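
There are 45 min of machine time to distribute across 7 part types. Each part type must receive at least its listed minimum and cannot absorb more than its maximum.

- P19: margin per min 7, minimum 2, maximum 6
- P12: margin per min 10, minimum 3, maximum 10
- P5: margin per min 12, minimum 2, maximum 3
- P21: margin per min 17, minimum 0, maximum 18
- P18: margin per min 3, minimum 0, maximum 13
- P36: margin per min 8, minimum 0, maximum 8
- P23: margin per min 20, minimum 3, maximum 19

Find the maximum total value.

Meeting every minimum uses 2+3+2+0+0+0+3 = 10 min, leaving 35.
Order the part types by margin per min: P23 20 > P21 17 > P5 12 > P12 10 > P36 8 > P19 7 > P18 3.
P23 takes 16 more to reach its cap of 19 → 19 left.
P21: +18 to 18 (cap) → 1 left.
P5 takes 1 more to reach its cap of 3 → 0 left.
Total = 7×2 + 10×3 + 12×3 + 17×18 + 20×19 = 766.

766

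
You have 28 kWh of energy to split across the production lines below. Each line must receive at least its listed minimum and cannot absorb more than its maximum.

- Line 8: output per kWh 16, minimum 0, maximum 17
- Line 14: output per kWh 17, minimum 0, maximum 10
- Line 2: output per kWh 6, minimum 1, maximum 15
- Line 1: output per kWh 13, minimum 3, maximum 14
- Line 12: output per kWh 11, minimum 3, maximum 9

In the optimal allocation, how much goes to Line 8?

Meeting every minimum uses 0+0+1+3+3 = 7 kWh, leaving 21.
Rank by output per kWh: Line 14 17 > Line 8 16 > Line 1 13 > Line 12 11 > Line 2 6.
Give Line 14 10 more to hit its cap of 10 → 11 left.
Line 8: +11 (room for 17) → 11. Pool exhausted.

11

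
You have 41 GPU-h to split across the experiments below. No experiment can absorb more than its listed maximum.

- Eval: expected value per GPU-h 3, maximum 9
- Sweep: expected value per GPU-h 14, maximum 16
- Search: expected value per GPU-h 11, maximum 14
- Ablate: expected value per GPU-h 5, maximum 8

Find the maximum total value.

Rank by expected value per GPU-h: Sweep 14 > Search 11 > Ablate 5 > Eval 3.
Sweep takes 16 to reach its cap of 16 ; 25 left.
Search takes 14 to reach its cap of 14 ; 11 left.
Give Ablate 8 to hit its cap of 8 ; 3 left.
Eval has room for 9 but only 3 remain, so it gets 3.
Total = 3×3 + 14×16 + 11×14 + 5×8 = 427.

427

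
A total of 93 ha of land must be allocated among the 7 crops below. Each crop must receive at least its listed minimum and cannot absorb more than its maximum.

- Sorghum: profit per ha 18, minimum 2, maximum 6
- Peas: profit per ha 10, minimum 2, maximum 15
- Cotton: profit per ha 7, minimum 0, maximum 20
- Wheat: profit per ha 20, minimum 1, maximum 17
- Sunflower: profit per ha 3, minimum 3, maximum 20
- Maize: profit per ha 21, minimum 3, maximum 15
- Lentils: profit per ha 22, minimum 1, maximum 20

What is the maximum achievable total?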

+ + + + + + +

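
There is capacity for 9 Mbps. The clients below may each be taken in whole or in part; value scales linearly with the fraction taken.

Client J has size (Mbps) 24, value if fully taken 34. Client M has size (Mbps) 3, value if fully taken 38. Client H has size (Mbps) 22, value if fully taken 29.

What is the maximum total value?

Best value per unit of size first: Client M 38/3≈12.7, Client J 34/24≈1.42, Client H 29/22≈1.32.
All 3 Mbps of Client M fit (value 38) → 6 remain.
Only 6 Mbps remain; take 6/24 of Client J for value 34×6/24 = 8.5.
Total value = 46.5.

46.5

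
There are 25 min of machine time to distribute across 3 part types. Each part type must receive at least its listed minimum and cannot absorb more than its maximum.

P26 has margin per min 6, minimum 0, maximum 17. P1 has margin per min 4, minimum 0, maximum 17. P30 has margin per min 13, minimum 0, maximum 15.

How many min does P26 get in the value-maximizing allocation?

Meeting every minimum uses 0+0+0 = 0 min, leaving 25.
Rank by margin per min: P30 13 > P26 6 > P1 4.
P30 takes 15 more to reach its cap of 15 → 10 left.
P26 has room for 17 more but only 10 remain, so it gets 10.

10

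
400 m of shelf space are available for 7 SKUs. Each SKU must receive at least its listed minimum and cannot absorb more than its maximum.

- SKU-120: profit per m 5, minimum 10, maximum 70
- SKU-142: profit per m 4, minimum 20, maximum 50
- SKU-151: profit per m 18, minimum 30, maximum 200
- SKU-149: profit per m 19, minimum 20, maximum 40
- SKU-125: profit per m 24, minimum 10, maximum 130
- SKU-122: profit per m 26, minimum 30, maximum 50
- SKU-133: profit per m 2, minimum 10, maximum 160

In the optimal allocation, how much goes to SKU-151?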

+ + + + + + +

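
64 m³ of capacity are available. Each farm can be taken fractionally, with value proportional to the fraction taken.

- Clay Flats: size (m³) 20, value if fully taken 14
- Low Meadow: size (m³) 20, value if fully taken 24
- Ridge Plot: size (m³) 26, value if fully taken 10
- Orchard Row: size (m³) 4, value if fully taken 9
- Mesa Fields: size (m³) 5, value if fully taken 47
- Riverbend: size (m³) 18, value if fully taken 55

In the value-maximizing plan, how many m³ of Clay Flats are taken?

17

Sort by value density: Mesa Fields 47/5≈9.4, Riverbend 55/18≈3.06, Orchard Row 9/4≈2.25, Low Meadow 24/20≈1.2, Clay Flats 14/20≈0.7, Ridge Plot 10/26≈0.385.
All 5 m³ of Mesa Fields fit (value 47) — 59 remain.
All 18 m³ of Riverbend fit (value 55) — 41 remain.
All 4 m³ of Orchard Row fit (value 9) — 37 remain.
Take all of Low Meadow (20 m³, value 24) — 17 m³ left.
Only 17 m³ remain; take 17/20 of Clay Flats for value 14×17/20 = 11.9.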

+ + + + + + +

> [ASSIGNED TASK] An exact, complete copy of the lines above from the one with "There are 45" through the one with "- P5: margin per min 12, minimum 2, maximum 3" is the whole answer.

> [EXERCISE RESULT]
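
There are 45 min of machine time to distribute across 7 part types. Each part type must receive at least its listed minimum and cannot absorb more than its maximum.

- P19: margin per min 7, minimum 2, maximum 6
- P12: margin per min 10, minimum 3, maximum 10
- P5: margin per min 12, minimum 2, maximum 3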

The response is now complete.